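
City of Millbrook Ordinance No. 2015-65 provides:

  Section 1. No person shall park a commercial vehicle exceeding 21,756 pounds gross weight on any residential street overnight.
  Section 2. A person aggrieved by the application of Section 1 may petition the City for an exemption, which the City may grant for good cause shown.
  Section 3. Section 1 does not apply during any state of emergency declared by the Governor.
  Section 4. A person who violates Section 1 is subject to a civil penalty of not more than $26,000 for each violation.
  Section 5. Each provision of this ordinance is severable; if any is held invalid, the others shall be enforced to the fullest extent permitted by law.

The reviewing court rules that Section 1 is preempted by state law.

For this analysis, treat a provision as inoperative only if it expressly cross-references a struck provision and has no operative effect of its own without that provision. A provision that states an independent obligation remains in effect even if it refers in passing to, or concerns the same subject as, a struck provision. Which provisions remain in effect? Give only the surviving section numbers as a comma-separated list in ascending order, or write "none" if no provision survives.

5

Section 1 is struck. The only function of Section 2 is the exemption procedure for Section 1, so it cannot stand once Section 1 is removed. Section 3 operates only by reference to Section 1, so it falls with Section 1. Section 4 operates only by reference to Section 1, so it falls with Section 1. Under the severability clause in Section 5, the remaining provisions continue in force. Only Section 5 remains in effect.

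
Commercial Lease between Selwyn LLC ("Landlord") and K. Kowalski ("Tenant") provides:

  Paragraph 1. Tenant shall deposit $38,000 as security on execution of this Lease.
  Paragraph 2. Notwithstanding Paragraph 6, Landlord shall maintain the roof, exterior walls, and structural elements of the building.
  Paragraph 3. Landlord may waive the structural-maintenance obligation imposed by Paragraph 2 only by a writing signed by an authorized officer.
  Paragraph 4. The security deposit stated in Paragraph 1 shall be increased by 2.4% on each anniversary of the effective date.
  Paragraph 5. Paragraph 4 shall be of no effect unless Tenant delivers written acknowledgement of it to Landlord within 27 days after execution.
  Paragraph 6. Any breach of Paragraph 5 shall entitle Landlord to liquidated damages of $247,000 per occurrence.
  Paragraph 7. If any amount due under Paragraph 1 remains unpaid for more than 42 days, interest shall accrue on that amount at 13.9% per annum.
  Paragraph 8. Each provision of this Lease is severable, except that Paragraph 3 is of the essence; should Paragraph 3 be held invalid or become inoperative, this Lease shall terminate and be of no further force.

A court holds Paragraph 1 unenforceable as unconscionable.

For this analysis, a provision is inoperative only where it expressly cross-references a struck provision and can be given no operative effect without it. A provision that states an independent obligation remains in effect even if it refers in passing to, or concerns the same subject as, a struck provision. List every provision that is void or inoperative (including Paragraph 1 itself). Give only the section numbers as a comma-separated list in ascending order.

Paragraph 1 is struck. Paragraph 4 has no operative effect of its own apart from Paragraph 1 and is therefore inoperative. Paragraph 7 has no operative effect of its own apart from Paragraph 1 and is therefore inoperative. Paragraph 5 operates only by reference to Paragraph 4, so it falls with Paragraph 4. Paragraph 6 operates only by reference to Paragraph 5, so it falls with Paragraph 5. Although Paragraph 2 refers to Paragraph 6, its operative terms do not depend on Paragraph 6, so it remains in effect. Paragraph 8 makes Paragraph 3 an essential term, but Paragraph 3 is unaffected, so the severability proviso in Paragraph 8 preserves the remaining provisions. Paragraph 2, Paragraph 3, and Paragraph 8 remain in effect.

1, 4, 5, 6, 7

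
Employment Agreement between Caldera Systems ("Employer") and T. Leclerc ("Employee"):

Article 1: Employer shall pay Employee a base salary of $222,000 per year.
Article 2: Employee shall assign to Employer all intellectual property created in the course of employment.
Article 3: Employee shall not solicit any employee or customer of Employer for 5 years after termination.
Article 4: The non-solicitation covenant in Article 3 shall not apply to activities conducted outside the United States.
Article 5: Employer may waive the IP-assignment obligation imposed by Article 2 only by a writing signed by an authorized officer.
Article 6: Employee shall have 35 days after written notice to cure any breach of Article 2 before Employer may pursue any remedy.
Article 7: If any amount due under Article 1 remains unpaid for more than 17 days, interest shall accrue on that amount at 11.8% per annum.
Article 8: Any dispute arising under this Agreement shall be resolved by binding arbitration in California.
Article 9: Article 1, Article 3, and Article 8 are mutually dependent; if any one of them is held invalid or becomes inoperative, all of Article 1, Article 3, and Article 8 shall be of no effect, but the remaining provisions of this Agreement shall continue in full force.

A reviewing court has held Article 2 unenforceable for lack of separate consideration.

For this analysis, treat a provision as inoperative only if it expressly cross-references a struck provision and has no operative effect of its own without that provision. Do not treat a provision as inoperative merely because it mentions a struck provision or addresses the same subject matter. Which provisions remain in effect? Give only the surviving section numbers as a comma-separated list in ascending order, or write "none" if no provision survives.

Article 2 is struck. Article 5 merely fixes the waiver condition for Article 2; with Article 2 gone it has nothing to operate on and falls away. Article 6 has no operative effect of its own apart from Article 2 and is therefore inoperative. Article 9 ties Article 1, Article 3, and Article 8 together, but none of those is affected here; the remaining provisions continue in force under Article 9. Article 1, Article 3, Article 4, Article 7, Article 8, and Article 9 remain in effect.

1, 3, 4, 7, 8, 9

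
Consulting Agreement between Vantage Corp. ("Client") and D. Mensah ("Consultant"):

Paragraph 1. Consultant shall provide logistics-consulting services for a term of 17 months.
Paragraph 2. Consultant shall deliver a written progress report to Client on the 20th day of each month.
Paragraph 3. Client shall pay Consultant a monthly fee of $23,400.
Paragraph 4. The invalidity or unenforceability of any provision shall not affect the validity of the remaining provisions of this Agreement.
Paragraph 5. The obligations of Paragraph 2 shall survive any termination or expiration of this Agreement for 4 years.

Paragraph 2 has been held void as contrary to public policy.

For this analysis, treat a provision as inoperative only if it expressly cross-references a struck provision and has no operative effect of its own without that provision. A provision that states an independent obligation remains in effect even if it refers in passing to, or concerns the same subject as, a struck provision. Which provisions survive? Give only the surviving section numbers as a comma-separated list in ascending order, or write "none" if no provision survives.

Paragraph 2 is struck. Paragraph 5 merely fixes the survival period for Paragraph 2; with Paragraph 2 gone it has nothing to operate on and falls away. Under the severability clause in Paragraph 4, the remaining provisions continue in force. Paragraph 1, Paragraph 3, and Paragraph 4 remain in effect.

1, 3, 4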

** AIM OF THE TASK **
Work out how many lines of the entries hold the word "execution", and write only that figure.

** OUTPUT OF THE EXERCISE **
2